> **Problem description**: Work out how many lines of the records contain "character". Answer with the number and nothing else.

[Collected data]
=== Begin Enclosure ===
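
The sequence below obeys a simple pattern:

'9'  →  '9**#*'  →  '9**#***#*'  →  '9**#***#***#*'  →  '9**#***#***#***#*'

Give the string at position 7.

Every step adds **#* to the end: s(k+1) = s(k)·**#*.
From 9**#***#***#***#*, 2 further steps: 9**#***#***#***#* → 9**#***#***#***#***#* → (answer).

9**#***#***#***#***#***#*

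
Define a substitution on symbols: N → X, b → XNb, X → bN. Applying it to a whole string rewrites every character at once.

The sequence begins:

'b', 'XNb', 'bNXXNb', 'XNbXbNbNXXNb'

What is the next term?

bNXXNbbNXNbXXNbXbNbNXXNb

Expanding XNbXbNbNXXNb: X→bN, N→X, b→XNb, X→bN, b→XNb, N→X, b→XNb, N→X, X→bN, X→bN, N→X, b→XNb. Concatenated: bN X XNb bN XNb X XNb X bN bN X XNb.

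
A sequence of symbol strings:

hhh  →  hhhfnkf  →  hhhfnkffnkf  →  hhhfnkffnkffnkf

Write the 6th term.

hhhfnkffnkffnkffnkffnkf

The strings grow by a fixed suffix fnkf each time.
From hhhfnkffnkffnkf, 2 further steps: hhhfnkffnkffnkf → hhhfnkffnkffnkffnkf → (answer).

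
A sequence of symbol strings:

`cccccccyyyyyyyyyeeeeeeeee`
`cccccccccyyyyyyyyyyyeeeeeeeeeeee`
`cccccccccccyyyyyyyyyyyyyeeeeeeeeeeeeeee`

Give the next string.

cccccccccccccyyyyyyyyyyyyyyyeeeeeeeeeeeeeeeeee

Term n consists of 2n+1 c's, followed by 2n+3 y's, followed by 3n e's, where the shown terms are n = 3, 4, 5.
For the next term, n = 6, so the run lengths are 13, 15, 18.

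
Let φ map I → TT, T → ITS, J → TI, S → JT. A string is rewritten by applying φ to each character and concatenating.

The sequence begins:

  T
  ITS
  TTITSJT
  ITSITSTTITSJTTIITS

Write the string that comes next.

TTITSJTTTITSJTITSITSTTITSJTTIITSITSTTTTITSJT

Applying the rule to each of the 18 symbols of ITSITSTTITSJTTIITS gives the pieces TT ITS JT TT ITS JT ITS ITS TT ITS JT TI ITS ITS TT TT ITS JT, which concatenate to the answer.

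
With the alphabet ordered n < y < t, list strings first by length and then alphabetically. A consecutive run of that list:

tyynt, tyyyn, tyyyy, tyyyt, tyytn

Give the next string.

Treat tyytn as a base-3 numeral over the given alphabet and add one, carrying through any trailing t's.

tyyty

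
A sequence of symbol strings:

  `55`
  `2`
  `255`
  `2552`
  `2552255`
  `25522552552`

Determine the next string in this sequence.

255225525522552255

From term 3 onward, concatenate the last term with the second-to-last: 2·55 = 255, 255·2 = 2552, …
So term 7 is 25522552552·2552255.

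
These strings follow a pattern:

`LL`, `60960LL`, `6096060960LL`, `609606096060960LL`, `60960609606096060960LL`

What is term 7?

609606096060960609606096060960LL

Each term is the previous one with 60960 prepended.
From 60960609606096060960LL, 2 further steps: 60960609606096060960LL → 6096060960609606096060960LL → (answer).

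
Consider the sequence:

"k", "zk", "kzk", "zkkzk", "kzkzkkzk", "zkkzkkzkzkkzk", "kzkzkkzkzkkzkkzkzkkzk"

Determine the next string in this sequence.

From term 3 onward, concatenate the second-to-last term with the last: k·zk = kzk, zk·kzk = zkkzk, …
Continuing: zkkzkkzkzkkzk · kzkzkkzkzkkzkkzkzkkzk gives term 8.

zkkzkkzkzkkzkkzkzkkzkzkkzkkzkzkkzk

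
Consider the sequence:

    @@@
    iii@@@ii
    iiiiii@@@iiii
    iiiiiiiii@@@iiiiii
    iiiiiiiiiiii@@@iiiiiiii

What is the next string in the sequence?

Each term wraps the previous one in iii on the left and ii on the right.
One more step from iiiiiiiiiiii@@@iiiiiiii gives the answer.

iiiiiiiiiiiiiii@@@iiiiiiiiii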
=== End Enclosure ===
> **Response to the task**: 2